▶ [DATASET RECORDS]
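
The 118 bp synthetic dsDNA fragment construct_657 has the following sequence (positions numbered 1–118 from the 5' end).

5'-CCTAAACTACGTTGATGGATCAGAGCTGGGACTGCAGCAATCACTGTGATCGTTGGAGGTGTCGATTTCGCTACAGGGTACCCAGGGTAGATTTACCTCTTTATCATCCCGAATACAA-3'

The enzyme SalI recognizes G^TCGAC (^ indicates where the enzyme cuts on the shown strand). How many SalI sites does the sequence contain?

No occurrence of GTCGAC is present in the sequence.
SalI does not cut: 0 sites.

0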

▶ [THE TASK]
All lines from the one with "The enzyme SalI" through the end of the records need to be copied exactly, and no other lines.

▶ [SOLUTION TO THE EXERCISE]
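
The enzyme SalI recognizes G^TCGAC (^ indicates where the enzyme cuts on the shown strand). How many SalI sites does the sequence contain?

No occurrence of GTCGAC is present in the sequence.
SalI does not cut: 0 sites.

0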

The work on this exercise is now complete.